Task details:
Your answer must consist of exactly the lines below, starting with the line with "0: CMP r1, r4" and going on through the line with "5: MOVVS r4, #0x58", and nothing else.

(Dataset entries)
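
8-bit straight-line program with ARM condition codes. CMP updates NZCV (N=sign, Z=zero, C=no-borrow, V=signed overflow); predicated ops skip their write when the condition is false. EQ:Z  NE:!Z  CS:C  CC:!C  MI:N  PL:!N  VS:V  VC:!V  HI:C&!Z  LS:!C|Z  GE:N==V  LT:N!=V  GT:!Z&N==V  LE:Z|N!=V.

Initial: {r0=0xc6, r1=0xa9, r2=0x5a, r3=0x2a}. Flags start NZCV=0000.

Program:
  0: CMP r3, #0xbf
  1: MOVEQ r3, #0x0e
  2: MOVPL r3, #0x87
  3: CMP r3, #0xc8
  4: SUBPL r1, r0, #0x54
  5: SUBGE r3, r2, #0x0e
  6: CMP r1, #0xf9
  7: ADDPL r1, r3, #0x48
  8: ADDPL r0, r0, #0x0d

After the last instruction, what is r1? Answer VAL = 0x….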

...

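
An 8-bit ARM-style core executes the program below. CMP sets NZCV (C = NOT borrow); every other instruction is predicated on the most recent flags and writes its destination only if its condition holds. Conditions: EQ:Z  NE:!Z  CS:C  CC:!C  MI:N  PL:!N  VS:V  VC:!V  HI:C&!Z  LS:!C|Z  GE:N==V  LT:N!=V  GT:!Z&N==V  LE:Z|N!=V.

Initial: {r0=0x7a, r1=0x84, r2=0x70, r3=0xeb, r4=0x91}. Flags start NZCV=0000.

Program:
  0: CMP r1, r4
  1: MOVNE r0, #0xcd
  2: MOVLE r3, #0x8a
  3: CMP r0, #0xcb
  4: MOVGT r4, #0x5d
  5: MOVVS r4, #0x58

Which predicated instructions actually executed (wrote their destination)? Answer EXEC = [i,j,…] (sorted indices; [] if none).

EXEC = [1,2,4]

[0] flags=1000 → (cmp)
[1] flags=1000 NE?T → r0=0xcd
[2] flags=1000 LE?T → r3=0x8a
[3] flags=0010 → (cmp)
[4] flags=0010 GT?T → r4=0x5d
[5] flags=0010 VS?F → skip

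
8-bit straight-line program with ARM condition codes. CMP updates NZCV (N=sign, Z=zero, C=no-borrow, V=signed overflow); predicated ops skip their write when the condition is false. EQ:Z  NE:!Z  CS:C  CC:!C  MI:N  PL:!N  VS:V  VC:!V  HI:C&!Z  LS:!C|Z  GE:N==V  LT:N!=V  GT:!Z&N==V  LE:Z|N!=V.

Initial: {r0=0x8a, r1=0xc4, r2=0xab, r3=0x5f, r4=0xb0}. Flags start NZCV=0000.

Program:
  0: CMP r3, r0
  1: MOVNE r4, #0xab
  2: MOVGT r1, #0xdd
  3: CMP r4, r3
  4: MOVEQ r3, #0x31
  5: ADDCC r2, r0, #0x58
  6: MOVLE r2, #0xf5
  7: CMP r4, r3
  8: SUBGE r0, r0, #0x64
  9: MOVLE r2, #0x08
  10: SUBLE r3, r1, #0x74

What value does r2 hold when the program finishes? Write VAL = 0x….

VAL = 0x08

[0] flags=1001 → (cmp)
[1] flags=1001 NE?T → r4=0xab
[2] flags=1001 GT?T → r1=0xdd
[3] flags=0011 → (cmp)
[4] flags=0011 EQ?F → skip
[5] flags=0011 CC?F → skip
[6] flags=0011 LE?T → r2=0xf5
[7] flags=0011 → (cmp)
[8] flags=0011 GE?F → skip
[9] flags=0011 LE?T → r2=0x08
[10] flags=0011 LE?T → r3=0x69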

==

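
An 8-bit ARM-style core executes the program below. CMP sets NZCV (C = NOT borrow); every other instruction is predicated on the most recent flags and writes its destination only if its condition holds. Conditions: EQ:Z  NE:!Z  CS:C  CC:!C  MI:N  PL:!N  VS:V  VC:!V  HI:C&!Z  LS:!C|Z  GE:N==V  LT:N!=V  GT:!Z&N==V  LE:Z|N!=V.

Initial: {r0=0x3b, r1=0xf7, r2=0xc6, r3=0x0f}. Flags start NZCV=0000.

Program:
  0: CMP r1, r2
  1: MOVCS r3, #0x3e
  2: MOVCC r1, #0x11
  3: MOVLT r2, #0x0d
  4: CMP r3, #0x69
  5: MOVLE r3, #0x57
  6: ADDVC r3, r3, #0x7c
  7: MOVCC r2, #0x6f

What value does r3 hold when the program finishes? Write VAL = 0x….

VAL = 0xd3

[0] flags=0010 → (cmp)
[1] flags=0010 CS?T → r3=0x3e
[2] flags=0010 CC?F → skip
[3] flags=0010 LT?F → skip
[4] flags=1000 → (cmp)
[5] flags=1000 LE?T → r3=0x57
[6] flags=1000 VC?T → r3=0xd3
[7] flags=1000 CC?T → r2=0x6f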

Result:
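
  0: CMP r1, r4
  1: MOVNE r0, #0xcd
  2: MOVLE r3, #0x8a
  3: CMP r0, #0xcb
  4: MOVGT r4, #0x5d
  5: MOVVS r4, #0x58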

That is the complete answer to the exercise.